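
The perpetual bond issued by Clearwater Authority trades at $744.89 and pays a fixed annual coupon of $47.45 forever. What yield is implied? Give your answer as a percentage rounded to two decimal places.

6.37%

P = C/r ⇒ r = C/P = $47.45/$744.89 = 0.063701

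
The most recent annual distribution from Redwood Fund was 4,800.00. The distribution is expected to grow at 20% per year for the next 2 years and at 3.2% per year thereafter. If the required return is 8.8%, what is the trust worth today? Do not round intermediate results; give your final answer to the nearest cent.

118739.50

D_1 = 5760.00000
D_2 = 6912.00000
Terminal value at year 2: TV = D_2×(1+g_2)/(r−g_2) = 7133.18400/0.056 = 127378.28571
P_0 = D_1/(1+r)^1 + D_2/(1+r)^2 + TV/(1+r)^2
    = 5294.11765 + 5839.10035 + 107606.27781 = 118739.49580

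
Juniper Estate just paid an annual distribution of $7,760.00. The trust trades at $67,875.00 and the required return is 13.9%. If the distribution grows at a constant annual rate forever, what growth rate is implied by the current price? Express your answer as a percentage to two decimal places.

P = D₀(1+g)/(r−g) ⇒ P(r−g) = D₀(1+g) ⇒ g(P+D₀) = P·r − D₀
g = (P·r − D₀)/(P + D₀) = ($67,875.00×0.139 − $7,760.00) / ($67,875.00 + $7,760.00) = 0.022141

2.21%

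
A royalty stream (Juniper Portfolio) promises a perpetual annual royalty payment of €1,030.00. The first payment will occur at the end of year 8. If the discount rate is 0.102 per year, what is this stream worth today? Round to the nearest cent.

Value at end of year 7: C / r = €1,030.00 / 0.102 = €10,098.0392
Discount to today: PV = €10,098.0392 / (1 + 0.102)^7 = €10,098.0392 / 1.973655 = €5,116.42

€5116.42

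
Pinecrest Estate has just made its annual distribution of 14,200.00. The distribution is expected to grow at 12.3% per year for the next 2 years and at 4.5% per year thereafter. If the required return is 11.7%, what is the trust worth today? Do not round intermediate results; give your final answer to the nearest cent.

D_1 = 15946.60000
D_2 = 17908.03180
Terminal value at year 2: TV = D_2×(1+g_2)/(r−g_2) = 18713.89323/0.072 = 259915.18376
P_0 = D_1/(1+r)^1 + D_2/(1+r)^2 + TV/(1+r)^2
    = 14276.27574 + 14352.96119 + 208317.28401 = 236946.52094

236946.52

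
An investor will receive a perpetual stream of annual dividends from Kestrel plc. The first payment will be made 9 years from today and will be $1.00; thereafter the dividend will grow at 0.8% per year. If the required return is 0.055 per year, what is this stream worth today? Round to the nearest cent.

Value at end of year 8: C₁ / (r − g) = $1.00 / (0.055 − 0.008) = $21.2766
Discount to today: PV = $21.2766 / (1 + 0.055)^8 = $21.2766 / 1.534687 = $13.86

$13.86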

- Problem statement
From the first line to the last, return the records unchanged.

- Answer
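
The perpetual bond issued by Clearwater Authority trades at $744.89 and pays a fixed annual coupon of $47.45 forever. What yield is implied? Give your answer as a percentage rounded to two decimal places.

6.37%

P = C/r ⇒ r = C/P = $47.45/$744.89 = 0.063701

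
The most recent annual distribution from Redwood Fund was 4,800.00. The distribution is expected to grow at 20% per year for the next 2 years and at 3.2% per year thereafter. If the required return is 8.8%, what is the trust worth today? Do not round intermediate results; give your final answer to the nearest cent.

118739.50

D_1 = 5760.00000
D_2 = 6912.00000
Terminal value at year 2: TV = D_2×(1+g_2)/(r−g_2) = 7133.18400/0.056 = 127378.28571
P_0 = D_1/(1+r)^1 + D_2/(1+r)^2 + TV/(1+r)^2
    = 5294.11765 + 5839.10035 + 107606.27781 = 118739.49580

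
Juniper Estate just paid an annual distribution of $7,760.00. The trust trades at $67,875.00 and the required return is 13.9%. If the distribution grows at a constant annual rate forever, what growth rate is implied by the current price? Express your answer as a percentage to two decimal places.

P = D₀(1+g)/(r−g) ⇒ P(r−g) = D₀(1+g) ⇒ g(P+D₀) = P·r − D₀
g = (P·r − D₀)/(P + D₀) = ($67,875.00×0.139 − $7,760.00) / ($67,875.00 + $7,760.00) = 0.022141

2.21%

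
A royalty stream (Juniper Portfolio) promises a perpetual annual royalty payment of €1,030.00. The first payment will occur at the end of year 8. If the discount rate is 0.102 per year, what is this stream worth today? Round to the nearest cent.

Value at end of year 7: C / r = €1,030.00 / 0.102 = €10,098.0392
Discount to today: PV = €10,098.0392 / (1 + 0.102)^7 = €10,098.0392 / 1.973655 = €5,116.42

€5116.42

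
Pinecrest Estate has just made its annual distribution of 14,200.00. The distribution is expected to grow at 12.3% per year for the next 2 years and at 4.5% per year thereafter. If the required return is 11.7%, what is the trust worth today? Do not round intermediate results; give your final answer to the nearest cent.

D_1 = 15946.60000
D_2 = 17908.03180
Terminal value at year 2: TV = D_2×(1+g_2)/(r−g_2) = 18713.89323/0.072 = 259915.18376
P_0 = D_1/(1+r)^1 + D_2/(1+r)^2 + TV/(1+r)^2
    = 14276.27574 + 14352.96119 + 208317.28401 = 236946.52094

236946.52

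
An investor will receive a perpetual stream of annual dividends from Kestrel plc. The first payment will be made 9 years from today and will be $1.00; thereafter the dividend will grow at 0.8% per year. If the required return is 0.055 per year, what is this stream worth today? Round to the nearest cent.

Value at end of year 8: C₁ / (r − g) = $1.00 / (0.055 − 0.008) = $21.2766
Discount to today: PV = $21.2766 / (1 + 0.055)^8 = $21.2766 / 1.534687 = $13.86

$13.86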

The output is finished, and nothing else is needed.